ABOUT THIS EXERCISE >>
These entries must be printed again exactly as they are.

RECORDS FOR THE TASK >>
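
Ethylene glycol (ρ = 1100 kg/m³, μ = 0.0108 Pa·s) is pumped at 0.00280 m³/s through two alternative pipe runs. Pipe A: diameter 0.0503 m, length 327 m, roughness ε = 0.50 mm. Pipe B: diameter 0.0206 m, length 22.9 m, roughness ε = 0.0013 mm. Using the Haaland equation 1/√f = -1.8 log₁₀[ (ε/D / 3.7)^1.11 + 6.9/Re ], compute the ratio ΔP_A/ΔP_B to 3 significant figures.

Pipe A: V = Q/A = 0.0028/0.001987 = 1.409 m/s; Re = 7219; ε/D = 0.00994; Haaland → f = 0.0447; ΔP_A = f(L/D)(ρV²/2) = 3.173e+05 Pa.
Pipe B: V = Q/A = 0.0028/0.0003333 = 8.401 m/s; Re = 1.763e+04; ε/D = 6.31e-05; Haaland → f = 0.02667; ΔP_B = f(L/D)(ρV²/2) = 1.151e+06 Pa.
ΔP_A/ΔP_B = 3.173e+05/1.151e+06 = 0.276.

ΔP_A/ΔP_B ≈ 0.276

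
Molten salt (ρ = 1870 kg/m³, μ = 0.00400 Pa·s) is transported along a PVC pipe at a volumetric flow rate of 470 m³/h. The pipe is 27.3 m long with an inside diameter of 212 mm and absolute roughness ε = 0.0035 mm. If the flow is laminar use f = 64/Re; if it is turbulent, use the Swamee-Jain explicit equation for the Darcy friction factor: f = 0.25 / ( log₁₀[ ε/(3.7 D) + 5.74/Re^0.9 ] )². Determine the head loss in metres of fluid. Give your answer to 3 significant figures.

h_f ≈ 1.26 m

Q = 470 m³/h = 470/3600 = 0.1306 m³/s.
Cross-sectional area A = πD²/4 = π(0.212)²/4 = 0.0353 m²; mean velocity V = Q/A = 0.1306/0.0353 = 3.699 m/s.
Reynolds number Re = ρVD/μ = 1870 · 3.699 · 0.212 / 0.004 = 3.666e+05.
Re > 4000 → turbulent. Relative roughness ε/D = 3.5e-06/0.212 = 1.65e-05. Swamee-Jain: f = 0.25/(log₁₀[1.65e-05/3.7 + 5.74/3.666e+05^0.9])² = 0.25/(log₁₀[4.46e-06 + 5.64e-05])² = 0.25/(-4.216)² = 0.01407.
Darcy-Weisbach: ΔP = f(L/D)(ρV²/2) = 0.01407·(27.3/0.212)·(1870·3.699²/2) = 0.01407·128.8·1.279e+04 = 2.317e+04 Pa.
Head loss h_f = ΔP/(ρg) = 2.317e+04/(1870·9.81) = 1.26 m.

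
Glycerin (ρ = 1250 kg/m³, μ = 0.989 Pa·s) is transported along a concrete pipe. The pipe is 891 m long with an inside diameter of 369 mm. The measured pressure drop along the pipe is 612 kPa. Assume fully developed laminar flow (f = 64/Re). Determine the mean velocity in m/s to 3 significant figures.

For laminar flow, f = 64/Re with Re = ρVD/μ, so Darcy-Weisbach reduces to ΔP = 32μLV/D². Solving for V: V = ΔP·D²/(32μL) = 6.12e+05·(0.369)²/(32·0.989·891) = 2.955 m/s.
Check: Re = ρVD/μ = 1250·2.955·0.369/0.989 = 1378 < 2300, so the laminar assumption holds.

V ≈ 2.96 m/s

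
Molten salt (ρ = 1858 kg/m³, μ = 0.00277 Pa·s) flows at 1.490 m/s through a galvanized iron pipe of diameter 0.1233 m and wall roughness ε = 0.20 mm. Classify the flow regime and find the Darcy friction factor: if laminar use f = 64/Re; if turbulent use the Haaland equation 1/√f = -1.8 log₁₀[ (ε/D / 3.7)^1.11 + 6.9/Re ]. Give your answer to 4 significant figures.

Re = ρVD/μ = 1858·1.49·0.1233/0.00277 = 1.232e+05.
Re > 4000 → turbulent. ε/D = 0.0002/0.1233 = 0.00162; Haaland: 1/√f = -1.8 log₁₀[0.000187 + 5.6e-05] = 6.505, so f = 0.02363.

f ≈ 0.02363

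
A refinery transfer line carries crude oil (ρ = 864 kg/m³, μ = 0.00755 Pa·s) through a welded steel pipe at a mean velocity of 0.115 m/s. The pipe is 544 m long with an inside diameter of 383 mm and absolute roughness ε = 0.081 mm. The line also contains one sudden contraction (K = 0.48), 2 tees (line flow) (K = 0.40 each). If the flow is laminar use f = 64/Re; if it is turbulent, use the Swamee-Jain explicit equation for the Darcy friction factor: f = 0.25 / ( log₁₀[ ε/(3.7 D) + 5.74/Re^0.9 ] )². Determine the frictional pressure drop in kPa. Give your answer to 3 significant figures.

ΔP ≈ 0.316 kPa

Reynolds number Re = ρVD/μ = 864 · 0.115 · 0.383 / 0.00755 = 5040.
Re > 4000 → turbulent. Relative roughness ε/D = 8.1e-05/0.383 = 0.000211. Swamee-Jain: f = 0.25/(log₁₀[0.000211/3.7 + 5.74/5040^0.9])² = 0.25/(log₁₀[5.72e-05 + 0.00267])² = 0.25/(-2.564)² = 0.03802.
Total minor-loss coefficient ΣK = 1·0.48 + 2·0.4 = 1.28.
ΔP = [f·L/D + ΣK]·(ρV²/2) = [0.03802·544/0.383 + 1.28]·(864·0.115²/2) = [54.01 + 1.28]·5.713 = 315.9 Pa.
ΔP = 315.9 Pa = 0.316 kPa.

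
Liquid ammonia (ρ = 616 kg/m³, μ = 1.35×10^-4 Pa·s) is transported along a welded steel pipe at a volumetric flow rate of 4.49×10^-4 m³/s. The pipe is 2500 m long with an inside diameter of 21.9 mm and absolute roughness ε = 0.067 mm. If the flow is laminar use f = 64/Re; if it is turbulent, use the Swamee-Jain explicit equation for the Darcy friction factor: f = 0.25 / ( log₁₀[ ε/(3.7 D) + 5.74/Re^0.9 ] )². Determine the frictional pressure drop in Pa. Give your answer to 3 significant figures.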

SOLUTION TO THE PROBLEM >>
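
Ethylene glycol (ρ = 1100 kg/m³, μ = 0.0108 Pa·s) is pumped at 0.00280 m³/s through two alternative pipe runs. Pipe A: diameter 0.0503 m, length 327 m, roughness ε = 0.50 mm. Pipe B: diameter 0.0206 m, length 22.9 m, roughness ε = 0.0013 mm. Using the Haaland equation 1/√f = -1.8 log₁₀[ (ε/D / 3.7)^1.11 + 6.9/Re ], compute the ratio ΔP_A/ΔP_B to 3 significant figures.

Pipe A: V = Q/A = 0.0028/0.001987 = 1.409 m/s; Re = 7219; ε/D = 0.00994; Haaland → f = 0.0447; ΔP_A = f(L/D)(ρV²/2) = 3.173e+05 Pa.
Pipe B: V = Q/A = 0.0028/0.0003333 = 8.401 m/s; Re = 1.763e+04; ε/D = 6.31e-05; Haaland → f = 0.02667; ΔP_B = f(L/D)(ρV²/2) = 1.151e+06 Pa.
ΔP_A/ΔP_B = 3.173e+05/1.151e+06 = 0.276.

ΔP_A/ΔP_B ≈ 0.276

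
Molten salt (ρ = 1870 kg/m³, μ = 0.00400 Pa·s) is transported along a PVC pipe at a volumetric flow rate of 470 m³/h. The pipe is 27.3 m long with an inside diameter of 212 mm and absolute roughness ε = 0.0035 mm. If the flow is laminar use f = 64/Re; if it is turbulent, use the Swamee-Jain explicit equation for the Darcy friction factor: f = 0.25 / ( log₁₀[ ε/(3.7 D) + 5.74/Re^0.9 ] )². Determine the head loss in metres of fluid. Give your answer to 3 significant figures.

h_f ≈ 1.26 m

Q = 470 m³/h = 470/3600 = 0.1306 m³/s.
Cross-sectional area A = πD²/4 = π(0.212)²/4 = 0.0353 m²; mean velocity V = Q/A = 0.1306/0.0353 = 3.699 m/s.
Reynolds number Re = ρVD/μ = 1870 · 3.699 · 0.212 / 0.004 = 3.666e+05.
Re > 4000 → turbulent. Relative roughness ε/D = 3.5e-06/0.212 = 1.65e-05. Swamee-Jain: f = 0.25/(log₁₀[1.65e-05/3.7 + 5.74/3.666e+05^0.9])² = 0.25/(log₁₀[4.46e-06 + 5.64e-05])² = 0.25/(-4.216)² = 0.01407.
Darcy-Weisbach: ΔP = f(L/D)(ρV²/2) = 0.01407·(27.3/0.212)·(1870·3.699²/2) = 0.01407·128.8·1.279e+04 = 2.317e+04 Pa.
Head loss h_f = ΔP/(ρg) = 2.317e+04/(1870·9.81) = 1.26 m.

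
Glycerin (ρ = 1250 kg/m³, μ = 0.989 Pa·s) is transported along a concrete pipe. The pipe is 891 m long with an inside diameter of 369 mm. The measured pressure drop along the pipe is 612 kPa. Assume fully developed laminar flow (f = 64/Re). Determine the mean velocity in m/s to 3 significant figures.

For laminar flow, f = 64/Re with Re = ρVD/μ, so Darcy-Weisbach reduces to ΔP = 32μLV/D². Solving for V: V = ΔP·D²/(32μL) = 6.12e+05·(0.369)²/(32·0.989·891) = 2.955 m/s.
Check: Re = ρVD/μ = 1250·2.955·0.369/0.989 = 1378 < 2300, so the laminar assumption holds.

V ≈ 2.96 m/s

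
Molten salt (ρ = 1858 kg/m³, μ = 0.00277 Pa·s) flows at 1.490 m/s through a galvanized iron pipe of diameter 0.1233 m and wall roughness ε = 0.20 mm. Classify the flow regime and find the Darcy friction factor: if laminar use f = 64/Re; if turbulent use the Haaland equation 1/√f = -1.8 log₁₀[ (ε/D / 3.7)^1.11 + 6.9/Re ]. Give your answer to 4 significant figures.

Re = ρVD/μ = 1858·1.49·0.1233/0.00277 = 1.232e+05.
Re > 4000 → turbulent. ε/D = 0.0002/0.1233 = 0.00162; Haaland: 1/√f = -1.8 log₁₀[0.000187 + 5.6e-05] = 6.505, so f = 0.02363.

f ≈ 0.02363

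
A refinery transfer line carries crude oil (ρ = 864 kg/m³, μ = 0.00755 Pa·s) through a welded steel pipe at a mean velocity of 0.115 m/s. The pipe is 544 m long with an inside diameter of 383 mm and absolute roughness ε = 0.081 mm. The line also contains one sudden contraction (K = 0.48), 2 tees (line flow) (K = 0.40 each). If the flow is laminar use f = 64/Re; if it is turbulent, use the Swamee-Jain explicit equation for the Darcy friction factor: f = 0.25 / ( log₁₀[ ε/(3.7 D) + 5.74/Re^0.9 ] )². Determine the frictional pressure drop in kPa. Give your answer to 3 significant figures.

ΔP ≈ 0.316 kPa

Reynolds number Re = ρVD/μ = 864 · 0.115 · 0.383 / 0.00755 = 5040.
Re > 4000 → turbulent. Relative roughness ε/D = 8.1e-05/0.383 = 0.000211. Swamee-Jain: f = 0.25/(log₁₀[0.000211/3.7 + 5.74/5040^0.9])² = 0.25/(log₁₀[5.72e-05 + 0.00267])² = 0.25/(-2.564)² = 0.03802.
Total minor-loss coefficient ΣK = 1·0.48 + 2·0.4 = 1.28.
ΔP = [f·L/D + ΣK]·(ρV²/2) = [0.03802·544/0.383 + 1.28]·(864·0.115²/2) = [54.01 + 1.28]·5.713 = 315.9 Pa.
ΔP = 315.9 Pa = 0.316 kPa.

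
Liquid ammonia (ρ = 616 kg/m³, μ = 1.35×10^-4 Pa·s) is transported along a welded steel pipe at a volumetric flow rate of 4.49×10^-4 m³/s. The pipe is 2500 m long with an inside diameter of 21.9 mm and absolute roughness ε = 0.067 mm. If the flow is laminar use f = 64/Re; if it is turbulent, use the Swamee-Jain explicit equation for the Darcy friction factor: f = 0.25 / ( log₁₀[ ε/(3.7 D) + 5.74/Re^0.9 ] )². Determine the frictional pressure drop in Pa. Give your answer to 3 significant figures.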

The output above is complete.